═════ PROVIDED RECORDS ═════

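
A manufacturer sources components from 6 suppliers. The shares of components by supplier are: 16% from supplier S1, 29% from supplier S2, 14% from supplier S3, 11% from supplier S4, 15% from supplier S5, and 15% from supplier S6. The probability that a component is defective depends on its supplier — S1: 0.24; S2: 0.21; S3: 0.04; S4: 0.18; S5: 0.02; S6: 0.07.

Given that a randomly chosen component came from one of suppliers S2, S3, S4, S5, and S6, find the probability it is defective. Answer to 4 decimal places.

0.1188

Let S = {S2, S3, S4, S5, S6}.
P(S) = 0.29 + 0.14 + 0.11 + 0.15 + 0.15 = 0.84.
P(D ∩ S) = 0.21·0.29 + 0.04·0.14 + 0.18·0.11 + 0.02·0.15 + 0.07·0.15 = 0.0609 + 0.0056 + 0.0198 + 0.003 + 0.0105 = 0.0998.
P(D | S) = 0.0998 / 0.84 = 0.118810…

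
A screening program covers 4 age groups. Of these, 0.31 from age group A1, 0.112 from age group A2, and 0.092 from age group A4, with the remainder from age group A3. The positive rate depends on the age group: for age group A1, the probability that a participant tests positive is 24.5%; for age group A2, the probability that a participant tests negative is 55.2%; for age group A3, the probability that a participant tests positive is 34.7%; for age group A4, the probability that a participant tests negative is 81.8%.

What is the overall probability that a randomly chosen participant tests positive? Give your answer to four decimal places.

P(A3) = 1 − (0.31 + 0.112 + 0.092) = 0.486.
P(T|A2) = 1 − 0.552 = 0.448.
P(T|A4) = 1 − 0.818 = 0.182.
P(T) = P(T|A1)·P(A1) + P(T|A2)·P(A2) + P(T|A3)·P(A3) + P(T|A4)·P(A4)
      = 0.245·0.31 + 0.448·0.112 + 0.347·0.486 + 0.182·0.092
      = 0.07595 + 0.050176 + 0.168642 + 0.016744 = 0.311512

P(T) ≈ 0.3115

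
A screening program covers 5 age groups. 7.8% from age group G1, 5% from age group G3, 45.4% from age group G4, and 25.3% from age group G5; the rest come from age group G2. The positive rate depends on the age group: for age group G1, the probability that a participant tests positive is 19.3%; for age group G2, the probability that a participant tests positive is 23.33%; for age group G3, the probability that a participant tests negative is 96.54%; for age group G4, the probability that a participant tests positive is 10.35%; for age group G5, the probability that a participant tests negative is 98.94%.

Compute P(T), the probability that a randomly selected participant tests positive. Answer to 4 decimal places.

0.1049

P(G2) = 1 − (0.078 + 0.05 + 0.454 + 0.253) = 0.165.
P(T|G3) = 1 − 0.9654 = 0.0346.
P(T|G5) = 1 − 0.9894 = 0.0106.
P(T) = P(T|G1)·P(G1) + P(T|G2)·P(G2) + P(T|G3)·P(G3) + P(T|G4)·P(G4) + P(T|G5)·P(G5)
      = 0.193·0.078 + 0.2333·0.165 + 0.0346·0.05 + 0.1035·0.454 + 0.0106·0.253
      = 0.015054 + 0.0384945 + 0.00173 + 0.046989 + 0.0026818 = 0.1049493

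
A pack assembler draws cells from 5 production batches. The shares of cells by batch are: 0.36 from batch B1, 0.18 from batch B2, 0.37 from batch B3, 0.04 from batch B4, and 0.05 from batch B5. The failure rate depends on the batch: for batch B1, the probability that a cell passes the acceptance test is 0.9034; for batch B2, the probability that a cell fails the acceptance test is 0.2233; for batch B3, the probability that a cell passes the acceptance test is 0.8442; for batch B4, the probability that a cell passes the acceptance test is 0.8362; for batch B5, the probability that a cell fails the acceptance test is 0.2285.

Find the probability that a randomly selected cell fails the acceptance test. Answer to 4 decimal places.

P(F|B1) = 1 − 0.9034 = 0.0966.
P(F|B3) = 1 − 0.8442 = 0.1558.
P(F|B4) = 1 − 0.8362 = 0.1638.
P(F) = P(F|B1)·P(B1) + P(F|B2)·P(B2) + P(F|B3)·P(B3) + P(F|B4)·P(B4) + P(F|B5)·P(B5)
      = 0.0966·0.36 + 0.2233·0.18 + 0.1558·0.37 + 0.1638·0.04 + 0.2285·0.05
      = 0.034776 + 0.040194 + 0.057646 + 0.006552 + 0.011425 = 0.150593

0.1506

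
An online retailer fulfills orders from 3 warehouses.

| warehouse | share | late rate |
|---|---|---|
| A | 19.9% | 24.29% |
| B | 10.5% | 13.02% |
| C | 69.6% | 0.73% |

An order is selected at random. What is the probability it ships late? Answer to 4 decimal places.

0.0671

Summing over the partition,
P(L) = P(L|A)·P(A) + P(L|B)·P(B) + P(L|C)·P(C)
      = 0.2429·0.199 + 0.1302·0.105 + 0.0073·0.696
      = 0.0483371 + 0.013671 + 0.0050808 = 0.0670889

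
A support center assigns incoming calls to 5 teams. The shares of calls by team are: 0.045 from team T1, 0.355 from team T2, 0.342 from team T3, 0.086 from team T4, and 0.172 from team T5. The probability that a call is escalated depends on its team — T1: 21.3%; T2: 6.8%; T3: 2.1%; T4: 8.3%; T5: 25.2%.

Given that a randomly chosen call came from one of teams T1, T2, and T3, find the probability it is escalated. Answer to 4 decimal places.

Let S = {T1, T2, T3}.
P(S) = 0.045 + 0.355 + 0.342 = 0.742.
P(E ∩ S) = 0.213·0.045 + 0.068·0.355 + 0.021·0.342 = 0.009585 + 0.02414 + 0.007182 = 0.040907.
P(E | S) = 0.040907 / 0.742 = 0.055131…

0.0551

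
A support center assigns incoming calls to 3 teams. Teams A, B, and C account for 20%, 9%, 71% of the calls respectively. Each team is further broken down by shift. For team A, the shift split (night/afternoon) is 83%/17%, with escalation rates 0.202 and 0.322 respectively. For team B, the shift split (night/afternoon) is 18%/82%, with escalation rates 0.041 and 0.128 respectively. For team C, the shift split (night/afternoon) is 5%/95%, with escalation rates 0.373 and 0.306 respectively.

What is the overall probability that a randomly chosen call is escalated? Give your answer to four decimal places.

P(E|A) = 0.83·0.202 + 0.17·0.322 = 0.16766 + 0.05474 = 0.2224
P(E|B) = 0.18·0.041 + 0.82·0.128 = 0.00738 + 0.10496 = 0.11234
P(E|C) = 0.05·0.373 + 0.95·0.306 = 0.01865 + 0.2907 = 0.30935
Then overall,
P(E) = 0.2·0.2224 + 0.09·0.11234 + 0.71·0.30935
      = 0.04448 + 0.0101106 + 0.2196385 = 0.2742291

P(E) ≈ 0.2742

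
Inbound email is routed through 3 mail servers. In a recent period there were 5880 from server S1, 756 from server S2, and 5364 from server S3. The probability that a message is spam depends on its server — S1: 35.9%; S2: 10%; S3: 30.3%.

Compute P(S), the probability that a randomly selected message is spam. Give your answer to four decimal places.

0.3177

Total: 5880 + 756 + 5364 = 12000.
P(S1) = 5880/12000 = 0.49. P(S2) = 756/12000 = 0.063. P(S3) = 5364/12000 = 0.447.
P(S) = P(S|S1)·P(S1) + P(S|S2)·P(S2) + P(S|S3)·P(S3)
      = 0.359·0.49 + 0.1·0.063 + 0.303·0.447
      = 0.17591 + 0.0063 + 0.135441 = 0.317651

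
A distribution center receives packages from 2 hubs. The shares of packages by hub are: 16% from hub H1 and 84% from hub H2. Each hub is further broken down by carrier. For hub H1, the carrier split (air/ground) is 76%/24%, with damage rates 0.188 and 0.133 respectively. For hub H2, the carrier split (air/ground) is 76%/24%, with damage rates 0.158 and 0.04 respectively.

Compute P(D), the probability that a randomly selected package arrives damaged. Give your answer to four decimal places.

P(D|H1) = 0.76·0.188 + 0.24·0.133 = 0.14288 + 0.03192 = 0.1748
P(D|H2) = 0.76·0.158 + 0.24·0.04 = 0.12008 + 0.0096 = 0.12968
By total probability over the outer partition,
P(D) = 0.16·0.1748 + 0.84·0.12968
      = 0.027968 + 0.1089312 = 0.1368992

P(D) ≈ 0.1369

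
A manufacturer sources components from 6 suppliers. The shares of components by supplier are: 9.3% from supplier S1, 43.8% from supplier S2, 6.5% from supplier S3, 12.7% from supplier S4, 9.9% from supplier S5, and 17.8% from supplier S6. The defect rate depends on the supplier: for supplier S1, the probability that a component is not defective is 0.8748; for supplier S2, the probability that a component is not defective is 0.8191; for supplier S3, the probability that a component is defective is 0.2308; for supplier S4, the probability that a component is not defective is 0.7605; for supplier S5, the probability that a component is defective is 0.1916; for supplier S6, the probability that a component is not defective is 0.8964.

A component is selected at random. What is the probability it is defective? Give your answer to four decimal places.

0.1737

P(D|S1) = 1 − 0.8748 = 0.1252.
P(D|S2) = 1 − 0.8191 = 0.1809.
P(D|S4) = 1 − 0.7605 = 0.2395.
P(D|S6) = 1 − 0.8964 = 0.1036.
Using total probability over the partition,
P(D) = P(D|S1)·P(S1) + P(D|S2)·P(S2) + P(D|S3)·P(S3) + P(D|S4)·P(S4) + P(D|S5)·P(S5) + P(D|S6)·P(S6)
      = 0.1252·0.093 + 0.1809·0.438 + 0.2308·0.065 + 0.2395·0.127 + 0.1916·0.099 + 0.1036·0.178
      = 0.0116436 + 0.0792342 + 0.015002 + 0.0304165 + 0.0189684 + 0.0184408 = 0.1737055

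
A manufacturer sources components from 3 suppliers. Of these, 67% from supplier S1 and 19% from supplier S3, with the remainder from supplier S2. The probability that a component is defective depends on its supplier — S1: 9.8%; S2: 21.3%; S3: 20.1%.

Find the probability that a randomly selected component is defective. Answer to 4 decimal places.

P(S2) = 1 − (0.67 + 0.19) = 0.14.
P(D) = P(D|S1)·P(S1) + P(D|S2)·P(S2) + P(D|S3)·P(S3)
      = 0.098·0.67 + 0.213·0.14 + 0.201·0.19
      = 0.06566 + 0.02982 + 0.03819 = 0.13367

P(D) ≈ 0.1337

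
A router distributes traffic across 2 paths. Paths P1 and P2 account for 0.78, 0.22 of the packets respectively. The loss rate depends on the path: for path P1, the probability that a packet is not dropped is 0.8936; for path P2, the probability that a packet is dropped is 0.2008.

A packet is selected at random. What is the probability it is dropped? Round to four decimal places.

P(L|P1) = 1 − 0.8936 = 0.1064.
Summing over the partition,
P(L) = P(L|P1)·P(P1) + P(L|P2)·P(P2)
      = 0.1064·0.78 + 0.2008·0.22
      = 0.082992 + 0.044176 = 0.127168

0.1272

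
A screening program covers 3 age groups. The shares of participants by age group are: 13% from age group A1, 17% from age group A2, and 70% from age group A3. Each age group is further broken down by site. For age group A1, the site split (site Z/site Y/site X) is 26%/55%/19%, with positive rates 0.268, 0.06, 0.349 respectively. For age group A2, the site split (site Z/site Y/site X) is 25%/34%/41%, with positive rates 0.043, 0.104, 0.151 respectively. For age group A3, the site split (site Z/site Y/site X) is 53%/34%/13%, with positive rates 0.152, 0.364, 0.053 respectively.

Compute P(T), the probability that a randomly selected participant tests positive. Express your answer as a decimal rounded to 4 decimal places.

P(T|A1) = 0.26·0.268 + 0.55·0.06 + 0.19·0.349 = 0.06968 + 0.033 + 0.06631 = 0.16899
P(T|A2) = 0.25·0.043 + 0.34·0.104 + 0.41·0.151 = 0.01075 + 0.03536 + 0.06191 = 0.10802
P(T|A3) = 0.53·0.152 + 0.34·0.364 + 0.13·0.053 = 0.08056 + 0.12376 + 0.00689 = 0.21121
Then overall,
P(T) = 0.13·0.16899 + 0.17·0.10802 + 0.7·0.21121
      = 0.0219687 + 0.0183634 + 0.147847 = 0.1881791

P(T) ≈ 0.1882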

═════

- [TASK BRIEF]: Search the data above for the word "down", then gather each line in which it appears.

- [SOLUTION TO THIS TASK]:
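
A support center assigns incoming calls to 3 teams. Teams A, B, and C account for 20%, 9%, 71% of the calls respectively. Each team is further broken down by shift. For team A, the shift split (night/afternoon) is 83%/17%, with escalation rates 0.202 and 0.322 respectively. For team B, the shift split (night/afternoon) is 18%/82%, with escalation rates 0.041 and 0.128 respectively. For team C, the shift split (night/afternoon) is 5%/95%, with escalation rates 0.373 and 0.306 respectively.
A distribution center receives packages from 2 hubs. The shares of packages by hub are: 16% from hub H1 and 84% from hub H2. Each hub is further broken down by carrier. For hub H1, the carrier split (air/ground) is 76%/24%, with damage rates 0.188 and 0.133 respectively. For hub H2, the carrier split (air/ground) is 76%/24%, with damage rates 0.158 and 0.04 respectively.
A screening program covers 3 age groups. The shares of participants by age group are: 13% from age group A1, 17% from age group A2, and 70% from age group A3. Each age group is further broken down by site. For age group A1, the site split (site Z/site Y/site X) is 26%/55%/19%, with positive rates 0.268, 0.06, 0.349 respectively. For age group A2, the site split (site Z/site Y/site X) is 25%/34%/41%, with positive rates 0.043, 0.104, 0.151 respectively. For age group A3, the site split (site Z/site Y/site X) is 53%/34%/13%, with positive rates 0.152, 0.364, 0.053 respectively.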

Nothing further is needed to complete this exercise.